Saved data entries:
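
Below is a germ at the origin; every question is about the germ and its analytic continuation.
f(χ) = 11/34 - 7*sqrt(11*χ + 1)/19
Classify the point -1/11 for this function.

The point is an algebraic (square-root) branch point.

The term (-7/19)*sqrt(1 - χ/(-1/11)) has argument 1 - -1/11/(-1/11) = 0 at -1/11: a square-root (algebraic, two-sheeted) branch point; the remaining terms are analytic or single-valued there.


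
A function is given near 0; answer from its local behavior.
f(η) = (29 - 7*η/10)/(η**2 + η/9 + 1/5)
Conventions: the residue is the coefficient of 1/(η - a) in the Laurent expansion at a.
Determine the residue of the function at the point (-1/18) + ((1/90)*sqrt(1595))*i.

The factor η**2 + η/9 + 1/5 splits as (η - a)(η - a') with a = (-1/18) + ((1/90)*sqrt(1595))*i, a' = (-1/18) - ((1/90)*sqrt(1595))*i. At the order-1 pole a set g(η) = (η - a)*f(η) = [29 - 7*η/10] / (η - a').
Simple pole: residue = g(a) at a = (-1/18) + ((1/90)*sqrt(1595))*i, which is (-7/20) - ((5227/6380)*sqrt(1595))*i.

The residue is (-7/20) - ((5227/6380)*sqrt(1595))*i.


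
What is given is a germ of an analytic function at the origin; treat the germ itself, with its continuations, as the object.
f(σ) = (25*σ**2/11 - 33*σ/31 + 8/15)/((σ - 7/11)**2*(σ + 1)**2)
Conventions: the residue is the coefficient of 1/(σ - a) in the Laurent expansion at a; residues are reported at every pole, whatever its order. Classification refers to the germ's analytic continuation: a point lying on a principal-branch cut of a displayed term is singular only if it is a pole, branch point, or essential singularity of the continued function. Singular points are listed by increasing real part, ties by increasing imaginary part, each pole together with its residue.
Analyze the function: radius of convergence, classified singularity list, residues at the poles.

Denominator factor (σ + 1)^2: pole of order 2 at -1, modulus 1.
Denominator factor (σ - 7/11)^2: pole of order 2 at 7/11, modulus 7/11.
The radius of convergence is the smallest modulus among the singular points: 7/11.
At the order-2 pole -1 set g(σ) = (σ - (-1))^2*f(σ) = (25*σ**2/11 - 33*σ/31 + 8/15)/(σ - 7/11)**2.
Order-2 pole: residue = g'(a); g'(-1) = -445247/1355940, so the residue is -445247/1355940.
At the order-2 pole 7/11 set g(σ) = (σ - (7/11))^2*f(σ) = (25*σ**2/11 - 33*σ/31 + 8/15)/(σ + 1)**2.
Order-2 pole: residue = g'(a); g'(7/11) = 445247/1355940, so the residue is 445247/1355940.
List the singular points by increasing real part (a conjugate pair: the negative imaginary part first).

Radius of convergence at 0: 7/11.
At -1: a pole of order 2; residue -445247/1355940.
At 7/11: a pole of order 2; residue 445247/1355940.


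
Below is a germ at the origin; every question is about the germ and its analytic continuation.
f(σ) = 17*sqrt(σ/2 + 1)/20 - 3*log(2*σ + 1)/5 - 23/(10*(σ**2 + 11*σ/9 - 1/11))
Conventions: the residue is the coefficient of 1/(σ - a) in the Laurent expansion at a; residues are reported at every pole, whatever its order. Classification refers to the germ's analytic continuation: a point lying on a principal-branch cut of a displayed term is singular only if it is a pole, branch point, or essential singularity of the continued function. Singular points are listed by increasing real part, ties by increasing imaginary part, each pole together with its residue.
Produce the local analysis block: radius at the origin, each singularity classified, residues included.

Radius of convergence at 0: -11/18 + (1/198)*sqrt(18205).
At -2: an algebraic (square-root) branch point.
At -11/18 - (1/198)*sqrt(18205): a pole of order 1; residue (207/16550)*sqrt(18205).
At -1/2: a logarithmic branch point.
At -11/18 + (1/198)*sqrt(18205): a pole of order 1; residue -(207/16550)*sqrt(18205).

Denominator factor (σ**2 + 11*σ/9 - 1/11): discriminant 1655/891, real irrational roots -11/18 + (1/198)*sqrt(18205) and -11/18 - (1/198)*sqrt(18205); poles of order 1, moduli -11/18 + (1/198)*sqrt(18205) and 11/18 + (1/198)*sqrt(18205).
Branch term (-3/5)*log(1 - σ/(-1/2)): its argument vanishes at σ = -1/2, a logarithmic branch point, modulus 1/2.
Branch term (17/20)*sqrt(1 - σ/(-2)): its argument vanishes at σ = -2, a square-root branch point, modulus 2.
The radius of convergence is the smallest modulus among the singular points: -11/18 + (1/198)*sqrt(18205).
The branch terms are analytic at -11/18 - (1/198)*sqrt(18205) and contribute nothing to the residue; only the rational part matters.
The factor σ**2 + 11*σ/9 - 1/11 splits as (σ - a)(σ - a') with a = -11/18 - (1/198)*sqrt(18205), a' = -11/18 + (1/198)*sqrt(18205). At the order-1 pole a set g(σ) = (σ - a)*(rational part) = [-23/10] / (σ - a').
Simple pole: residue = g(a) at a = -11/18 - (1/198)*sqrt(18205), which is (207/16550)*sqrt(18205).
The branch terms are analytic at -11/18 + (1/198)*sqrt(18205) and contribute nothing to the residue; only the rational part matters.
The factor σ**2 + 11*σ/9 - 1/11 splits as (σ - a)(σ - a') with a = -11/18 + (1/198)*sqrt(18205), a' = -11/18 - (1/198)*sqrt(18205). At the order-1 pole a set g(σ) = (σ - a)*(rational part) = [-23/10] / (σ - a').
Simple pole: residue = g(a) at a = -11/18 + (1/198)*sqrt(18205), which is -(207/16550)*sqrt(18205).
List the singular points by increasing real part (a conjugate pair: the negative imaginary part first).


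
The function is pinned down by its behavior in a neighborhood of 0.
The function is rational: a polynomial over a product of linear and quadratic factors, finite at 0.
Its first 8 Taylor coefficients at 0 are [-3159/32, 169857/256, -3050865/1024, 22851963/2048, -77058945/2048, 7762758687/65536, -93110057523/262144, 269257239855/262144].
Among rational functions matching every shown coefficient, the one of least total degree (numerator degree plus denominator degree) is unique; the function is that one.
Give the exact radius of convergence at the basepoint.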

#### [INSTRUCTIONS TO FOLLOW]
Each line in the entries above, starting at the line with "Classify the point -1/11 for this function." and ending at the line with "Conventions: the residue is the coefficient of 1/(η", is to be printed exactly, and only those lines.

#### [TASK OUTPUT]
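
Classify the point -1/11 for this function.

The point is an algebraic (square-root) branch point.

The term (-7/19)*sqrt(1 - χ/(-1/11)) has argument 1 - -1/11/(-1/11) = 0 at -1/11: a square-root (algebraic, two-sheeted) branch point; the remaining terms are analytic or single-valued there.


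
A function is given near 0; answer from its local behavior.
f(η) = (29 - 7*η/10)/(η**2 + η/9 + 1/5)
Conventions: the residue is the coefficient of 1/(η - a) in the Laurent expansion at a.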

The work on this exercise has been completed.